--- Available data ---

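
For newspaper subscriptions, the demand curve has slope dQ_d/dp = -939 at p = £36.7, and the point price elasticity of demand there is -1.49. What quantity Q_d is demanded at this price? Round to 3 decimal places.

23128.389

Ed = (dQ_d/dp)·(p/Q_d) ⇒ Q_d = (dQ_d/dp)·p/Ed = (-939)·36.7/(-1.49) = 23128.38926…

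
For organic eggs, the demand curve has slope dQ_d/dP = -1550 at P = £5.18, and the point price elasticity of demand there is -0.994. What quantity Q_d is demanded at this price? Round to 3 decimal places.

Ed = (dQ_d/dP)·(P/Q_d) ⇒ Q_d = (dQ_d/dP)·P/Ed = (-1550)·5.18/(-0.994) = 8077.46478…

8077.465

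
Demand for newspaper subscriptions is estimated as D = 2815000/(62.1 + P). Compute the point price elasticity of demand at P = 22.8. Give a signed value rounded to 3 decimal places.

-0.269

dD/dP = −2815000/(62.1 + P)² = -390.538. At P = 22.8, D = 33156.7.
Ed = (dD/dP)·(P/D) = (-390.538) × (22.8/33156.7) = -0.26855…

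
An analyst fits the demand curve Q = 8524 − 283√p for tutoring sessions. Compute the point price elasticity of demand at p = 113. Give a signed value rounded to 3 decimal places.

-0.273

dQ/dp = −283/(2√p) = -13.3112. At p = 113, Q = 5515.67.
Ed = (dQ/dp)·(p/Q) = (-13.3112) × (113/5515.67) = -0.27270…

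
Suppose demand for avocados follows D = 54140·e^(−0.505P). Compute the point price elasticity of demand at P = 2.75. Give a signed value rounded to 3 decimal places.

dD/dP = −0.505·D = -6818.41. At P = 2.75, D = 13501.8.
Ed = (dD/dP)·(P/D) = (-6818.41) × (2.75/13501.8) = -1.38875

-1.389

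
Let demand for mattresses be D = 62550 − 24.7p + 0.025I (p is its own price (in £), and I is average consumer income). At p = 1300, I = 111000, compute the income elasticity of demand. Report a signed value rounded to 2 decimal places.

0.08

At the given values, D = 62550 − 24.7(1300) + 0.025(111000) = 33215.
∂D/∂I = 0.025.
E = (0.025) × (111000/33215) = 0.0835…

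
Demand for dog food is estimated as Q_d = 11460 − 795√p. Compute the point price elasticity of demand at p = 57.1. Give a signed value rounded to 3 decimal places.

-0.551

dQ_d/dp = −795/(2√p) = -52.604. At p = 57.1, Q_d = 5452.62.
Ed = (dQ_d/dp)·(p/Q_d) = (-52.604) × (57.1/5452.62) = -0.55087…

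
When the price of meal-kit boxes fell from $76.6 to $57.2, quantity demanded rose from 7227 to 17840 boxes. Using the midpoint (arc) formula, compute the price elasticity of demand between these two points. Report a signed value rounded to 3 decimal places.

-2.920

%ΔQ = (17840 − 7227) / [(7227 + 17840)/2] = 10613/12533.5 = 0.846770…
%ΔP = (57.2 − 76.6) / [(76.6 + 57.2)/2] = -19.4/66.9 = -0.289985…
Arc Ed = %ΔQ / %ΔP = (10613/12533.5) / (-19.4/66.9) = -2.92004…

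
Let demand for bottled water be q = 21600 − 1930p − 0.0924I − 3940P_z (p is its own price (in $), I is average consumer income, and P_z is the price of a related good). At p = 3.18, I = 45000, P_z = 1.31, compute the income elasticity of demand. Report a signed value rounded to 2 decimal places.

-0.68

At the given values, q = 21600 − 1930(3.18) − 0.0924(45000) − 3940(1.31) = 6143.2.
∂q/∂I = -0.0924.
E = (-0.0924) × (45000/6143.2) = -0.6768…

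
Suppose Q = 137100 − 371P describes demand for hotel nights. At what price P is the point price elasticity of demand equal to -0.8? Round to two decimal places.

164.24

Ed = −371P/(137100 − 371P). Set this equal to -0.8:
371P = 0.8·(137100 − 371P) ⇒ 371P(1 + 0.8) = 0.8·137100
P = 0.8·137100 / (371·1.8) = 164.2407…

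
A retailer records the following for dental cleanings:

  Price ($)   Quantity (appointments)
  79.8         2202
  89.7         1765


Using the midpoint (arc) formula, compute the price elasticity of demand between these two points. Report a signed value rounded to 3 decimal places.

-1.886

%ΔQ = (1765 − 2202) / [(2202 + 1765)/2] = -437/1983.5 = -0.220317…
%ΔP = (89.7 − 79.8) / [(79.8 + 89.7)/2] = 9.9/84.75 = 0.116814…
Arc Ed = %ΔQ / %ΔP = (-437/1983.5) / (9.9/84.75) = -1.88605…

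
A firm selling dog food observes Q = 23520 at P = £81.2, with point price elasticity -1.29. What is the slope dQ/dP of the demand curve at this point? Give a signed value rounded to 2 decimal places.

Ed = (dQ/dP)·(P/Q) ⇒ dQ/dP = Ed·Q/P = (-1.29)·23520/81.2 = -373.6551…

-373.66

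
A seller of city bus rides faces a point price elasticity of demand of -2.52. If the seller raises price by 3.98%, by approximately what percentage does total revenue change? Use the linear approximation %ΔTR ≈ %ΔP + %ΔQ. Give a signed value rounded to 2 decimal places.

%ΔQ ≈ Ed × %ΔP = (-2.52) × (+3.98%) = -10.0296%
%ΔTR ≈ %ΔP + %ΔQ = (+3.98%) + (-10.0296%) = -6.0496%

-6.05%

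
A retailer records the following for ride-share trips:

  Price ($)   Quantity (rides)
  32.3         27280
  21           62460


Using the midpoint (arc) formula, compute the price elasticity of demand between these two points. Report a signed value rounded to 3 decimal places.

%ΔQ = (62460 − 27280) / [(27280 + 62460)/2] = 35180/44870 = 0.784042…
%ΔP = (21 − 32.3) / [(32.3 + 21)/2] = -11.3/26.65 = -0.424015…
Arc Ed = %ΔQ / %ΔP = (35180/44870) / (-11.3/26.65) = -1.84909…

-1.849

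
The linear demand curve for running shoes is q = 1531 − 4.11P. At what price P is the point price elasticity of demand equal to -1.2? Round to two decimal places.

Ed = −4.11P/(1531 − 4.11P). Set this equal to -1.2:
4.11P = 1.2·(1531 − 4.11P) ⇒ 4.11P(1 + 1.2) = 1.2·1531
P = 1.2·1531 / (4.11·2.2) = 203.1851…

203.19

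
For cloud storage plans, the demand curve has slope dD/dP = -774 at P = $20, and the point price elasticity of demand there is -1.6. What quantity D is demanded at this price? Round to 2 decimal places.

Ed = (dD/dP)·(P/D) ⇒ D = (dD/dP)·P/Ed = (-774)·20/(-1.6) = 9675

9675.00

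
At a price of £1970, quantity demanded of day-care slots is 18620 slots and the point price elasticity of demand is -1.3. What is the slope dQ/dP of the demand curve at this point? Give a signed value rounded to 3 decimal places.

-12.287

Ed = (dQ/dP)·(P/Q) ⇒ dQ/dP = Ed·Q/P = (-1.3)·18620/1970 = -12.28730…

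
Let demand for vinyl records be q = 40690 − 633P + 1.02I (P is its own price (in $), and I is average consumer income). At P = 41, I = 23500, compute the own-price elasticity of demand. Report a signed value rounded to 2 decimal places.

At the given values, q = 40690 − 633(41) + 1.02(23500) = 38707.
∂q/∂P = −633.
E = (-633) × (41/38707) = -0.6704…

-0.67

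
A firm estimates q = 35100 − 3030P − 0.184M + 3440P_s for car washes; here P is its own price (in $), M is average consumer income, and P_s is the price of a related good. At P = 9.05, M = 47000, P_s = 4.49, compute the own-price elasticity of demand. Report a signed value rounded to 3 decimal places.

-1.894

At the given values, q = 35100 − 3030(9.05) − 0.184(47000) + 3440(4.49) = 14476.1.
∂q/∂P = −3030.
E = (-3030) × (9.05/14476.1) = -1.89426…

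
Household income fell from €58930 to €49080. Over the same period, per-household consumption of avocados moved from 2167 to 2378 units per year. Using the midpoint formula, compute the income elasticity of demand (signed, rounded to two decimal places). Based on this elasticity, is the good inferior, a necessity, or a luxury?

-0.51; inferior

%ΔQ = (2378 − 2167)/[( 2167 + 2378)/2] = 211/2272.5 = 0.092849…
%ΔIncome = (49080 − 58930)/[( 58930 + 49080)/2] = -9850/54005 = -0.182390…
E_income = (211/2272.5) / (-9850/54005) = -0.5090…
E_income < 0 ⇒ inferior good.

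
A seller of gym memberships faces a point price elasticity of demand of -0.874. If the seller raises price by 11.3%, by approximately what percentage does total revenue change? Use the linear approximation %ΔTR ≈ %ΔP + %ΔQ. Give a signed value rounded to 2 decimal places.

+1.42%

%ΔQ ≈ Ed × %ΔP = (-0.874) × (+11.3%) = -9.8762%
%ΔTR ≈ %ΔP + %ΔQ = (+11.3%) + (-9.8762%) = +1.4238%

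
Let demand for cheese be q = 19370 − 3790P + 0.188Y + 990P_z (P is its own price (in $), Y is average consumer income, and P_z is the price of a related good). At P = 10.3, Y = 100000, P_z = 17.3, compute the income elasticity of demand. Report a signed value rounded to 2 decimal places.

1.16

At the given values, q = 19370 − 3790(10.3) + 0.188(100000) + 990(17.3) = 16260.
∂q/∂Y = 0.188.
E = (0.188) × (100000/16260) = 1.1562…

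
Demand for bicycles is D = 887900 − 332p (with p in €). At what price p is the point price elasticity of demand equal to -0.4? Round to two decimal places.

764.11

Ed = −332p/(887900 − 332p). Set this equal to -0.4:
332p = 0.4·(887900 − 332p) ⇒ 332p(1 + 0.4) = 0.4·887900
p = 0.4·887900 / (332·1.4) = 764.1135…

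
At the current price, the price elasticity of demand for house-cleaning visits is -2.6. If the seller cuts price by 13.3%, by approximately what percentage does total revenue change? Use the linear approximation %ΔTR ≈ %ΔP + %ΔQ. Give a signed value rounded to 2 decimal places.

%ΔQ ≈ Ed × %ΔP = (-2.6) × (-13.3%) = +34.5800%
%ΔTR ≈ %ΔP + %ΔQ = (-13.3%) + (+34.5800%) = +21.2800%

+21.28%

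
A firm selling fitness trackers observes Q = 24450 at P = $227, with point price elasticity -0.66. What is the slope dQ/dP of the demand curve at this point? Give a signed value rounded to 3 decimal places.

-71.088

Ed = (dQ/dP)·(P/Q) ⇒ dQ/dP = Ed·Q/P = (-0.66)·24450/227 = -71.08810…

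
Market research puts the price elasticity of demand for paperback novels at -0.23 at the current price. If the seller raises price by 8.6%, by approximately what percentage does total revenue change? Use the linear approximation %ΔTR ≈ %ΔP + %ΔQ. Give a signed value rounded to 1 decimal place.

+6.6%

%ΔQ ≈ Ed × %ΔP = (-0.23) × (+8.6%) = -1.9780%
%ΔTR ≈ %ΔP + %ΔQ = (+8.6%) + (-1.9780%) = +6.6220%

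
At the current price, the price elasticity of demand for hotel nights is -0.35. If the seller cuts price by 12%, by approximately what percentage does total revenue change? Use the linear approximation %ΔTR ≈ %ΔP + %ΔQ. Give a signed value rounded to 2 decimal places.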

---

Problem details: Whenever the word "following" shows up in a line above, copy that line.

Answer:
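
A retailer records the following for dental cleanings:
A retailer records the following for ride-share trips: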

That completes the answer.